▶ _Work instructions_
Print the data exactly as it is given, please.

Saved entries:

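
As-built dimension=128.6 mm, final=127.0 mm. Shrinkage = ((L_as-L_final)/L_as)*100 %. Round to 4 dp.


Shrinkage = ((128.6-127.0)/128.6)*100 = 1.2442 %


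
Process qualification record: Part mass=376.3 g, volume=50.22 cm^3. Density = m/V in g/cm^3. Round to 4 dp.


rho = 376.3 / 50.22 = 7.493 g/cm^3


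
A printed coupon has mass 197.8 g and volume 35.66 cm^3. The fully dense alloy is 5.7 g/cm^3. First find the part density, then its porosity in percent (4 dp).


rho_part = 197.8 / 35.66 = 5.54683118 g/cm^3
Porosity = (1 - 5.54683118/5.7)*100 = 2.6872 %


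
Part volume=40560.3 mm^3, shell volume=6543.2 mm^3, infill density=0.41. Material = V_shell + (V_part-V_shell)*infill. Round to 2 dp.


V_infill = (40560.3 - 6543.2) * 0.41 = 13947.01
V_total = 6543.2 + 13947.01 = 20490.21 mm^3


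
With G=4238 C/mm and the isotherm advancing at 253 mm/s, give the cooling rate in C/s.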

▶ _Task result_
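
As-built dimension=128.6 mm, final=127.0 mm. Shrinkage = ((L_as-L_final)/L_as)*100 %. Round to 4 dp.


Shrinkage = ((128.6-127.0)/128.6)*100 = 1.2442 %


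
Process qualification record: Part mass=376.3 g, volume=50.22 cm^3. Density = m/V in g/cm^3. Round to 4 dp.


rho = 376.3 / 50.22 = 7.493 g/cm^3


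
A printed coupon has mass 197.8 g and volume 35.66 cm^3. The fully dense alloy is 5.7 g/cm^3. First find the part density, then its porosity in percent (4 dp).


rho_part = 197.8 / 35.66 = 5.54683118 g/cm^3
Porosity = (1 - 5.54683118/5.7)*100 = 2.6872 %


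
Part volume=40560.3 mm^3, shell volume=6543.2 mm^3, infill density=0.41. Material = V_shell + (V_part-V_shell)*infill. Round to 2 dp.


V_infill = (40560.3 - 6543.2) * 0.41 = 13947.01
V_total = 6543.2 + 13947.01 = 20490.21 mm^3


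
With G=4238 C/mm and the isotherm advancing at 253 mm/s, give the cooling rate in C/s.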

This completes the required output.